*Brief*. Word for word, transcribe all the entries shown below.

*Available records*.
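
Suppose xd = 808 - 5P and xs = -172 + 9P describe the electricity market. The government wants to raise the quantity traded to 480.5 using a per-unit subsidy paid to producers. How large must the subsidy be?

Required subsidy s = 7 per unit

At x = 480.5, invert demand for the buyer price: Pb = (808 − 480.5)/5 = 65.5; invert supply for the seller price: Ps = (480.5 − (-172))/9 = 72.5.
The subsidy must fill the gap: s = Ps − Pb = 72.5 − 65.5 = 7.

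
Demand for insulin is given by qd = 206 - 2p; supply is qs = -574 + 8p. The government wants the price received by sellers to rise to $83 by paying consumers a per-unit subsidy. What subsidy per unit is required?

Required subsidy s = $25 per unit

At a seller price of 83, quantity supplied is -574 + 8·83 = 90.
Buyers absorb 90 only when they pay pb with 206 − 2·pb = 90, i.e. pb = 58.
s = ps − pb = 83 − 58 = 25.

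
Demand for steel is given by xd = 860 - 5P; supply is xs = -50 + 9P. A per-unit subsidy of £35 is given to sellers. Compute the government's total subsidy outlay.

Pre-subsidy: 860 - 5P = -50 + 9P gives P* = 65, x* = 535.
With the subsidy, sellers receive Ps = Pb + 35 for each unit, where Pb is the price buyers pay.
Supply in terms of Pb becomes xs = -50 + 9(Pb + 35) = 265 + 9Pb. Setting this equal to demand: 860 - 5Pb = 265 + 9Pb, so Pb = 42.5.
Sellers receive Ps = 42.5 + 35 = 77.5; x' = 860 − 5·42.5 = 647.5.
Government outlay = subsidy × quantity = 35 × 647.5 = 22662.5.

Government cost = £22662.5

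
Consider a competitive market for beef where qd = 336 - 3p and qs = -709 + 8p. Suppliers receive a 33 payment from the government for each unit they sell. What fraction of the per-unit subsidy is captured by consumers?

Consumer share = 8/11

Pre-subsidy: 336 - 3p = -709 + 8p gives p* = 95, q* = 51.
With the subsidy, sellers receive ps = pb + 33 for each unit, where pb is the price buyers pay.
Supply in terms of pb becomes qs = -709 + 8(pb + 33) = -445 + 8pb. Setting this equal to demand: 336 - 3pb = -445 + 8pb, so pb = 71.
Sellers receive ps = 71 + 33 = 104; q' = 336 − 3·71 = 123.
Buyers' price falls by p* − pb = 95 − 71 = 24; sellers' price rises by ps − p* = 104 − 95 = 9.
So consumers capture 24/33 = 8/11 of each unit of subsidy.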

*Reply to the exercise*.
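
Suppose xd = 808 - 5P and xs = -172 + 9P describe the electricity market. The government wants to raise the quantity traded to 480.5 using a per-unit subsidy paid to producers. How large must the subsidy be?

Required subsidy s = 7 per unit

At x = 480.5, invert demand for the buyer price: Pb = (808 − 480.5)/5 = 65.5; invert supply for the seller price: Ps = (480.5 − (-172))/9 = 72.5.
The subsidy must fill the gap: s = Ps − Pb = 72.5 − 65.5 = 7.

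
Demand for insulin is given by qd = 206 - 2p; supply is qs = -574 + 8p. The government wants the price received by sellers to rise to $83 by paying consumers a per-unit subsidy. What subsidy per unit is required?

Required subsidy s = $25 per unit

At a seller price of 83, quantity supplied is -574 + 8·83 = 90.
Buyers absorb 90 only when they pay pb with 206 − 2·pb = 90, i.e. pb = 58.
s = ps − pb = 83 − 58 = 25.

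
Demand for steel is given by xd = 860 - 5P; supply is xs = -50 + 9P. A per-unit subsidy of £35 is given to sellers. Compute the government's total subsidy outlay.

Pre-subsidy: 860 - 5P = -50 + 9P gives P* = 65, x* = 535.
With the subsidy, sellers receive Ps = Pb + 35 for each unit, where Pb is the price buyers pay.
Supply in terms of Pb becomes xs = -50 + 9(Pb + 35) = 265 + 9Pb. Setting this equal to demand: 860 - 5Pb = 265 + 9Pb, so Pb = 42.5.
Sellers receive Ps = 42.5 + 35 = 77.5; x' = 860 − 5·42.5 = 647.5.
Government outlay = subsidy × quantity = 35 × 647.5 = 22662.5.

Government cost = £22662.5

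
Consider a competitive market for beef where qd = 336 - 3p and qs = -709 + 8p. Suppliers receive a 33 payment from the government for each unit they sell. What fraction of the per-unit subsidy is captured by consumers?

Consumer share = 8/11

Pre-subsidy: 336 - 3p = -709 + 8p gives p* = 95, q* = 51.
With the subsidy, sellers receive ps = pb + 33 for each unit, where pb is the price buyers pay.
Supply in terms of pb becomes qs = -709 + 8(pb + 33) = -445 + 8pb. Setting this equal to demand: 336 - 3pb = -445 + 8pb, so pb = 71.
Sellers receive ps = 71 + 33 = 104; q' = 336 − 3·71 = 123.
Buyers' price falls by p* − pb = 95 − 71 = 24; sellers' price rises by ps − p* = 104 − 95 = 9.
So consumers capture 24/33 = 8/11 of each unit of subsidy.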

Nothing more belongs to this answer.